(Stored data)
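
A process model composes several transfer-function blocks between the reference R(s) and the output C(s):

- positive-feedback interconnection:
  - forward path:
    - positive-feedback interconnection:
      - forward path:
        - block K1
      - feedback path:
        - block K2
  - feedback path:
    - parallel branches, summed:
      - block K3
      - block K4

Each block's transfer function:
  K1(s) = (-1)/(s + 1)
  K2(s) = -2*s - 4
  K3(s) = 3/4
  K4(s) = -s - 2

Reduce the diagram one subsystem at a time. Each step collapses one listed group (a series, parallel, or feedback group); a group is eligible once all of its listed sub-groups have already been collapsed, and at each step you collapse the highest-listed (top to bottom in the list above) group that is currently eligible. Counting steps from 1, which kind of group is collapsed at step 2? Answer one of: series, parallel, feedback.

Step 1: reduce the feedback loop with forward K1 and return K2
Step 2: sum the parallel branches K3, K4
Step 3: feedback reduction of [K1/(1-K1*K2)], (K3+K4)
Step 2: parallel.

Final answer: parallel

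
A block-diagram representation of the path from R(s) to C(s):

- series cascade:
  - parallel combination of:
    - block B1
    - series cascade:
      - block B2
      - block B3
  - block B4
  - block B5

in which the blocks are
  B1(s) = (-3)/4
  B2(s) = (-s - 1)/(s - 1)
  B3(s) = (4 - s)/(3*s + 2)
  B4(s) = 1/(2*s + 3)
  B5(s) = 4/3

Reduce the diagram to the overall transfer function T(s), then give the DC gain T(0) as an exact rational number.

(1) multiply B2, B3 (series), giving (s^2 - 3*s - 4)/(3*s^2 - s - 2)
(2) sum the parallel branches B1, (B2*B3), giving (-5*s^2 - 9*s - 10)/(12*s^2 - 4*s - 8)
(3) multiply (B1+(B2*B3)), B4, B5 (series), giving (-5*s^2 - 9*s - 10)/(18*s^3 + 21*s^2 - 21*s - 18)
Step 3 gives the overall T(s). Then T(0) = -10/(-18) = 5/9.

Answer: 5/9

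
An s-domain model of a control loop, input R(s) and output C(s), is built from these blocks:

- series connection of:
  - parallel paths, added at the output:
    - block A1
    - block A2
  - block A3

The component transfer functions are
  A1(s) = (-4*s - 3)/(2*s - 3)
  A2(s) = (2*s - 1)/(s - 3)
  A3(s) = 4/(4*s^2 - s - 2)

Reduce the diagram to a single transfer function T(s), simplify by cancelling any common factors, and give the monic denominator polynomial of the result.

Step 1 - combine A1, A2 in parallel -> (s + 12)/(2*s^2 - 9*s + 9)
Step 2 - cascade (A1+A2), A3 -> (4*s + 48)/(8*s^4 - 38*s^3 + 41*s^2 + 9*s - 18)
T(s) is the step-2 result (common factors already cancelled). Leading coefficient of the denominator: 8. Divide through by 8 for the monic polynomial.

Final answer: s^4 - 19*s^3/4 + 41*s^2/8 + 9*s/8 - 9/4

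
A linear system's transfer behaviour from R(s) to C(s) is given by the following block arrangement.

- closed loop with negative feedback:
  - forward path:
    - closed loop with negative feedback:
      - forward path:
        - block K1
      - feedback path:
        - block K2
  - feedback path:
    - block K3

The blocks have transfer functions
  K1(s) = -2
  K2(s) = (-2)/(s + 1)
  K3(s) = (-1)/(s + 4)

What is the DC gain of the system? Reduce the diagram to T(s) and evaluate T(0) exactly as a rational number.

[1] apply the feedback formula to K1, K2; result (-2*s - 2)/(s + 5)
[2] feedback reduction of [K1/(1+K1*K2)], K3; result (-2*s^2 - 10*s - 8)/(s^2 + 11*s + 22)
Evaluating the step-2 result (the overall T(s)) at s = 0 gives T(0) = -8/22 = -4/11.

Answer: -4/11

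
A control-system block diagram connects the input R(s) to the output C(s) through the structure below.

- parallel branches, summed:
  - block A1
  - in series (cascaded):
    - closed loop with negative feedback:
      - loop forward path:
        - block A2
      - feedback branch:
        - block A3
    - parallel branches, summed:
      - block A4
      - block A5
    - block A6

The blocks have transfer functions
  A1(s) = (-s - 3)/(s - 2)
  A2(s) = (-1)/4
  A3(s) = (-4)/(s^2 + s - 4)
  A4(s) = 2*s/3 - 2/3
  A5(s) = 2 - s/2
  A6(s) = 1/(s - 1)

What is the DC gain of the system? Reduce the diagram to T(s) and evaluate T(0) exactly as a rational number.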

■ **YOUR GOAL**: Copy out each line of the records above that includes "interconnection".

■ **SOLVED PROBLEM**:
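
- positive-feedback interconnection:
    - positive-feedback interconnection: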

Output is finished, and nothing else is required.